┌────────

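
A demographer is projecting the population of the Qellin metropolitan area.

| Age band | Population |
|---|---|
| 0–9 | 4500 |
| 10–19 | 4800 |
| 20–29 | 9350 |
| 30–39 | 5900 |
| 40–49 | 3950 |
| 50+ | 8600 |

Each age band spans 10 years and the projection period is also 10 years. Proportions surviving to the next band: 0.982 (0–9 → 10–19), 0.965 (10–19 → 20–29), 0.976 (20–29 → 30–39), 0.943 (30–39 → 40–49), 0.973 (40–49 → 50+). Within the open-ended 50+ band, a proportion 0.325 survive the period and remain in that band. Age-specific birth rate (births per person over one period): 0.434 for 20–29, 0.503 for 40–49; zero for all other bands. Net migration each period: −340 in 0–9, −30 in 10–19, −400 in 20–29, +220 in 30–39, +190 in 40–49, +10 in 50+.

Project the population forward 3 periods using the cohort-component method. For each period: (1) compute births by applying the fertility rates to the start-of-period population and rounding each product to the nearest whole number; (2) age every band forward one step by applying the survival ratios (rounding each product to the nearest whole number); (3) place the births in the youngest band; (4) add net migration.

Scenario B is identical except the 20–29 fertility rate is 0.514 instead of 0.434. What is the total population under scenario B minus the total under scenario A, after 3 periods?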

└────────

» **Directions**
Would you please output every record again, exactly?

» **The answer**
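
A demographer is projecting the population of the Qellin metropolitan area.

| Age band | Population |
|---|---|
| 0–9 | 4500 |
| 10–19 | 4800 |
| 20–29 | 9350 |
| 30–39 | 5900 |
| 40–49 | 3950 |
| 50+ | 8600 |

Each age band spans 10 years and the projection period is also 10 years. Proportions surviving to the next band: 0.982 (0–9 → 10–19), 0.965 (10–19 → 20–29), 0.976 (20–29 → 30–39), 0.943 (30–39 → 40–49), 0.973 (40–49 → 50+). Within the open-ended 50+ band, a proportion 0.325 survive the period and remain in that band. Age-specific birth rate (births per person over one period): 0.434 for 20–29, 0.503 for 40–49; zero for all other bands. Net migration each period: −340 in 0–9, −30 in 10–19, −400 in 20–29, +220 in 30–39, +190 in 40–49, +10 in 50+.

Project the population forward 3 periods using the cohort-component method. For each period: (1) compute births by applying the fertility rates to the start-of-period population and rounding each product to the nearest whole number; (2) age every band forward one step by applying the survival ratios (rounding each product to the nearest whole number); (3) place the births in the youngest band; (4) add net migration.

Scenario B is identical except the 20–29 fertility rate is 0.514 instead of 0.434. What is the total population under scenario B minus the total under scenario A, after 3 periods?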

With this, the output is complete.